▸ Material for this task
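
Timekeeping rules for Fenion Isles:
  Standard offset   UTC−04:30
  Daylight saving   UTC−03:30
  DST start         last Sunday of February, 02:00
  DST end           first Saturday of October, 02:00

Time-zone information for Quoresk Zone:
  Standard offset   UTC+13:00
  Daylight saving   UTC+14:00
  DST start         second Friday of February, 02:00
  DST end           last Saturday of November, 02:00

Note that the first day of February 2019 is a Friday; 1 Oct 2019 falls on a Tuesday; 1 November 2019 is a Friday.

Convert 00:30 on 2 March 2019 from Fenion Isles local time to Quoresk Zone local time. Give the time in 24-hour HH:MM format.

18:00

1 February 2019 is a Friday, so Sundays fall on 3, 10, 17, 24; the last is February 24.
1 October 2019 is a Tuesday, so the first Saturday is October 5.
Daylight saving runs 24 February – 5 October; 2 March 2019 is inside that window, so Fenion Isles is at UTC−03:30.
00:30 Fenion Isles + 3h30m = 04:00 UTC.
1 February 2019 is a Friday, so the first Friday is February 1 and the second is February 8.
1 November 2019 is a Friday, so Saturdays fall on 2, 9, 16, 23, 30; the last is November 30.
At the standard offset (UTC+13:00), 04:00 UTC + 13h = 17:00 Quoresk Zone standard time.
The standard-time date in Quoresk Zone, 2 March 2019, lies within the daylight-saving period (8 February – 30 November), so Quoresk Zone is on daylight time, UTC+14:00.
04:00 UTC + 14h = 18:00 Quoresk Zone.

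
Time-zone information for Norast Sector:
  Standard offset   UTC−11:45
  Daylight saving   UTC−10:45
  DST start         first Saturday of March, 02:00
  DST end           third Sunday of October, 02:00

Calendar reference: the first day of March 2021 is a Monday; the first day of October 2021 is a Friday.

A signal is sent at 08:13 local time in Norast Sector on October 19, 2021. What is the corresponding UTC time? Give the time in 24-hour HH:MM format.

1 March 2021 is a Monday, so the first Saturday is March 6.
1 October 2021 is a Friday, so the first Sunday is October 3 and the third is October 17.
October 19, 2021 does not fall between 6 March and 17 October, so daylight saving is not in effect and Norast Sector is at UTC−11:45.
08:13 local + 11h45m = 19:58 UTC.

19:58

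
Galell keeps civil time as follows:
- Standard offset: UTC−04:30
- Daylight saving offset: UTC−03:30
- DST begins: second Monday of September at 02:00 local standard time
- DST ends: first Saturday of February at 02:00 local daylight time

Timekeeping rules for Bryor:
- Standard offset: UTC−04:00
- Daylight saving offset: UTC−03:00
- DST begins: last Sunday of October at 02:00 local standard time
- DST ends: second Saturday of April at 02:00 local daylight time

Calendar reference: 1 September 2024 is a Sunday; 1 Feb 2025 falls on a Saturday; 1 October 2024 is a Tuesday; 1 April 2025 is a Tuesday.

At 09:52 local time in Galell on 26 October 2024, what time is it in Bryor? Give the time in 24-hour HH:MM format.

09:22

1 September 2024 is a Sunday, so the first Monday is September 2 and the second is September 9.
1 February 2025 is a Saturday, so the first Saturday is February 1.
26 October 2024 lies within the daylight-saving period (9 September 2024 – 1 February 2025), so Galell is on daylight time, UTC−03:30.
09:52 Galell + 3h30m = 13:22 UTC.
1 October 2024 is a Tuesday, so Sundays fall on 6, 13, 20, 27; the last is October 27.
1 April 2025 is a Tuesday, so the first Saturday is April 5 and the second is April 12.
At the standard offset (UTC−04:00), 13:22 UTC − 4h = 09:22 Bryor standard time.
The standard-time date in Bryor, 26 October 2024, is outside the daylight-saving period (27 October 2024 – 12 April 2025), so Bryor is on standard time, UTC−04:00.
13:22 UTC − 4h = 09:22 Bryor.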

▸ Your objective
Give only the number of lines in the records that contain the string "falls".

▸ Solution below
2